***** Records to process *****

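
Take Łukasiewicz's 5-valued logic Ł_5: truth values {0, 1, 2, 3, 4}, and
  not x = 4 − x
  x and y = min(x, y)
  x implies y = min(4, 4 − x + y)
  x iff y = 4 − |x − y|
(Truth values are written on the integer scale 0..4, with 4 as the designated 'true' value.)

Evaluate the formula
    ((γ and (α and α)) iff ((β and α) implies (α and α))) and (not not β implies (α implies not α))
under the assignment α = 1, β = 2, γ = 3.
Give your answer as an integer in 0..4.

1

α and α = 1 and 1 = 1
γ and (α and α) = 3 and 1 = 1
β and α = 2 and 1 = 1
α and α = 1 and 1 = 1
(β and α) implies (α and α) = 1 implies 1 = 4
(γ and (α and α)) iff ((β and α) implies (α and α)) = 1 iff 4 = 1
not β = not 2 = 2
not not β = not 2 = 2
not α = not 1 = 3
α implies not α = 1 implies 3 = 4
not not β implies (α implies not α) = 2 implies 4 = 4
((γ and (α and α)) iff ((β and α) implies (α and α))) and (not not β implies (α implies not α)) = 1 and 4 = 1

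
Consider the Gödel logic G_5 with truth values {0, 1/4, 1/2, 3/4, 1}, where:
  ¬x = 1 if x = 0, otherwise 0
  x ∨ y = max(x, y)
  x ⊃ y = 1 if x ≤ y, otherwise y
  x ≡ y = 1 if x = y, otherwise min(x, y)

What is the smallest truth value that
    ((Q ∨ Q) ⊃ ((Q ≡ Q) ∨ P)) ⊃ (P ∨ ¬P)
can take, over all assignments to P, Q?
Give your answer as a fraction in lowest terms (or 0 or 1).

Take P = 1/4, Q = 0:
Q ∨ Q = 0 ∨ 0 = 0
Q ≡ Q = 0 ≡ 0 = 1
(Q ≡ Q) ∨ P = 1 ∨ 1/4 = 1
(Q ∨ Q) ⊃ ((Q ≡ Q) ∨ P) = 0 ⊃ 1 = 1
¬P = ¬1/4 = 0
P ∨ ¬P = 1/4 ∨ 0 = 1/4
((Q ∨ Q) ⊃ ((Q ≡ Q) ∨ P)) ⊃ (P ∨ ¬P) = 1 ⊃ 1/4 = 1/4
No assignment yields a value below 1/4, so this is the minimum.

1/4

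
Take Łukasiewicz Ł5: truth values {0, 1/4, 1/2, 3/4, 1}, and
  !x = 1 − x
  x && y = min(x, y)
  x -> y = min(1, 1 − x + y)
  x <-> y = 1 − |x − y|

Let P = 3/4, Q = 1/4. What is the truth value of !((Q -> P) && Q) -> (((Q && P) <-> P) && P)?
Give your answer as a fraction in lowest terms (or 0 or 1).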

*****

All of the data above needs to be retyped exactly, with each line as it stands.

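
Take Łukasiewicz's 5-valued logic Ł_5: truth values {0, 1, 2, 3, 4}, and
  not x = 4 − x
  x and y = min(x, y)
  x implies y = min(4, 4 − x + y)
  x iff y = 4 − |x − y|
(Truth values are written on the integer scale 0..4, with 4 as the designated 'true' value.)

Evaluate the formula
    ((γ and (α and α)) iff ((β and α) implies (α and α))) and (not not β implies (α implies not α))
under the assignment α = 1, β = 2, γ = 3.
Give your answer as an integer in 0..4.

1

α and α = 1 and 1 = 1
γ and (α and α) = 3 and 1 = 1
β and α = 2 and 1 = 1
α and α = 1 and 1 = 1
(β and α) implies (α and α) = 1 implies 1 = 4
(γ and (α and α)) iff ((β and α) implies (α and α)) = 1 iff 4 = 1
not β = not 2 = 2
not not β = not 2 = 2
not α = not 1 = 3
α implies not α = 1 implies 3 = 4
not not β implies (α implies not α) = 2 implies 4 = 4
((γ and (α and α)) iff ((β and α) implies (α and α))) and (not not β implies (α implies not α)) = 1 and 4 = 1

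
Consider the Gödel logic G_5 with truth values {0, 1/4, 1/2, 3/4, 1}, where:
  ¬x = 1 if x = 0, otherwise 0
  x ∨ y = max(x, y)
  x ⊃ y = 1 if x ≤ y, otherwise y
  x ≡ y = 1 if x = y, otherwise min(x, y)

What is the smallest truth value that
    ((Q ∨ Q) ⊃ ((Q ≡ Q) ∨ P)) ⊃ (P ∨ ¬P)
can take, over all assignments to P, Q?
Give your answer as a fraction in lowest terms (or 0 or 1).

Take P = 1/4, Q = 0:
Q ∨ Q = 0 ∨ 0 = 0
Q ≡ Q = 0 ≡ 0 = 1
(Q ≡ Q) ∨ P = 1 ∨ 1/4 = 1
(Q ∨ Q) ⊃ ((Q ≡ Q) ∨ P) = 0 ⊃ 1 = 1
¬P = ¬1/4 = 0
P ∨ ¬P = 1/4 ∨ 0 = 1/4
((Q ∨ Q) ⊃ ((Q ≡ Q) ∨ P)) ⊃ (P ∨ ¬P) = 1 ⊃ 1/4 = 1/4
No assignment yields a value below 1/4, so this is the minimum.

1/4

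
Take Łukasiewicz Ł5: truth values {0, 1/4, 1/2, 3/4, 1}, and
  !x = 1 − x
  x && y = min(x, y)
  x -> y = min(1, 1 − x + y)
  x <-> y = 1 − |x − y|

Let P = 3/4, Q = 1/4. What is the truth value of !((Q -> P) && Q) -> (((Q && P) <-> P) && P)?
Give your answer as a fraction in lowest terms (or 0 or 1).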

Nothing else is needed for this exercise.